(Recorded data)
════════
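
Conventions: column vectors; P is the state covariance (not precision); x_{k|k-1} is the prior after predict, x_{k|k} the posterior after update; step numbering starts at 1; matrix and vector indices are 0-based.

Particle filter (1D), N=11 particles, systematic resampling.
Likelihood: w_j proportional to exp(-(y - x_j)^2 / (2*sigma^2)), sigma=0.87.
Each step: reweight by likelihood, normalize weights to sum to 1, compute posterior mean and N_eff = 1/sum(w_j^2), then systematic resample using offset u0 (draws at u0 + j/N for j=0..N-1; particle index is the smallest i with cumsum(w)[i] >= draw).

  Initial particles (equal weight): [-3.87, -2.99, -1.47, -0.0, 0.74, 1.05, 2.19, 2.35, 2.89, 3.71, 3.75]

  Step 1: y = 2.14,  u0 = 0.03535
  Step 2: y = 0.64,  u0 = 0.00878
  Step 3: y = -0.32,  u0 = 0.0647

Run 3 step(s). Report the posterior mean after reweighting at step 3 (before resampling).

post_mean = 0.8643

step 1: w=[0.0000, 0.0000, 0.0000, 0.0127, 0.0718, 0.1196, 0.2617, 0.2546, 0.1808, 0.0514, 0.0473]  mean=2.2408  Neff=5.2495  idx=[4, 5, 6, 6, 6, 7, 7, 7, 8, 8, 9]
step 2: w=[0.3301, 0.2974, 0.0680, 0.0680, 0.0680, 0.0482, 0.0482, 0.0482, 0.0117, 0.0117, 0.0007]  mean=1.4128  Neff=4.5763  idx=[0, 0, 0, 0, 1, 1, 1, 2, 3, 4, 6]
step 3: w=[0.1683, 0.1683, 0.1683, 0.1683, 0.1023, 0.1023, 0.1023, 0.0055, 0.0055, 0.0055, 0.0032]  mean=0.8643  Neff=6.9039  idx=[0, 0, 1, 2, 2, 3, 3, 4, 5, 6, 6]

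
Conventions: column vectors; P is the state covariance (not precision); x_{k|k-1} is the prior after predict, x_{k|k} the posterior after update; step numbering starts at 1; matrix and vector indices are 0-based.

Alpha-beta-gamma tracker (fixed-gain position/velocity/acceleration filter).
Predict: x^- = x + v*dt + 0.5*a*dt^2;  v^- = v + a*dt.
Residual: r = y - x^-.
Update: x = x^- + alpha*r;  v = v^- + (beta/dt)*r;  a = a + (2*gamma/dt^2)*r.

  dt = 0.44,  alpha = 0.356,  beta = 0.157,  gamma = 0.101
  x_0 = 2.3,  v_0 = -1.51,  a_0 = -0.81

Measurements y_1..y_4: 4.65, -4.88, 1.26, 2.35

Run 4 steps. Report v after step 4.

step 1: x_pred=1.5572  r=3.0928  x^+=2.6582  v^+=-0.7628  a^+=2.4170
step 2: x_pred=2.5566  r=-7.4366  x^+=-0.0909  v^+=-2.3528  a^+=-5.3422
step 3: x_pred=-1.6432  r=2.9032  x^+=-0.6097  v^+=-3.6675  a^+=-2.3130
step 4: x_pred=-2.4473  r=4.7973  x^+=-0.7394  v^+=-2.9735  a^+=2.6924

v_post = -2.9735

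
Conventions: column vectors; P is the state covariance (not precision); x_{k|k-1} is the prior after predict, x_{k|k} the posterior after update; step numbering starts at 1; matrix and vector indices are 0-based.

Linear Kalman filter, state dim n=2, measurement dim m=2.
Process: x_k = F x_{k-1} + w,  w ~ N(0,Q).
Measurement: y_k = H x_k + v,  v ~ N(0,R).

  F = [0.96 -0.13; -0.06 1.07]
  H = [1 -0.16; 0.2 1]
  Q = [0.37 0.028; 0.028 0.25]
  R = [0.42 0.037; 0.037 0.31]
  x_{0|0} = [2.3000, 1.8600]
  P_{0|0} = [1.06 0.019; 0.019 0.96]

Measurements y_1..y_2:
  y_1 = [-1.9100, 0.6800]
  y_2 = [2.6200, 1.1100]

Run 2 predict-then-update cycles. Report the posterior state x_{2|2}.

step 1: x^-=[1.9662, 1.8522]  P^-=[1.3584 -0.1469; -0.1469 1.3505]  S=[1.8600 -0.0496; -0.0496 1.6560]  K=[0.7456 0.0977; -0.1740 0.7925]  nu=[-3.5798, -1.5654]  x^+=[-0.8557, 1.2345]  P^+=[0.3159 -0.0053; -0.0053 0.2403]
step 2: x^-=[-0.9820, 1.3723]  P^-=[0.6665 -0.0291; -0.0291 0.5269]  S=[1.1093 0.0578; 0.0578 0.8520]  K=[0.6008 0.0815; -0.1346 0.6208]  nu=[3.8215, -0.0659]  x^+=[1.3086, 0.8170]  P^+=[0.2548 -0.0035; -0.0035 0.1882]

x_post = [1.3086, 0.8170]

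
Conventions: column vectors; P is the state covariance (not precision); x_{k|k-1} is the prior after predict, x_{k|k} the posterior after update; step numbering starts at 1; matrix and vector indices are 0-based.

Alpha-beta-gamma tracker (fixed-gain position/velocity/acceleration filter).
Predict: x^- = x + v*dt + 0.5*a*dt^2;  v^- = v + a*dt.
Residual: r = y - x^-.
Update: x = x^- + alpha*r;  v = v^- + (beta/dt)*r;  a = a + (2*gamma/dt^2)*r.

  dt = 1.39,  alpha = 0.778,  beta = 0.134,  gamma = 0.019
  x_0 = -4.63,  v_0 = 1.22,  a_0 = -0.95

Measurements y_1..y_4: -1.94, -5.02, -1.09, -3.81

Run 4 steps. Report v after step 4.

v_post = -2.9953

step 1: x_pred=-3.8519  r=1.9119  x^+=-2.3645  v^+=0.0838  a^+=-0.9124
step 2: x_pred=-3.1294  r=-1.8906  x^+=-4.6003  v^+=-1.3667  a^+=-0.9496
step 3: x_pred=-7.4173  r=6.3273  x^+=-2.4947  v^+=-2.0766  a^+=-0.8251
step 4: x_pred=-6.1783  r=2.3683  x^+=-4.3358  v^+=-2.9953  a^+=-0.7786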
════════
● **YOUR GOAL**:
In the entries above, the lines from the one bearing "R = [0.42 0.037; 0.037 0.31]" up to and including the one bearing "y_2 = [2.6200, 1.1100]" should be transcribed exactly; no other line is wanted.

● **SOLUTION BELOW**:
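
  R = [0.42 0.037; 0.037 0.31]
  x_{0|0} = [2.3000, 1.8600]
  P_{0|0} = [1.06 0.019; 0.019 0.96]

Measurements y_1..y_2:
  y_1 = [-1.9100, 0.6800]
  y_2 = [2.6200, 1.1100]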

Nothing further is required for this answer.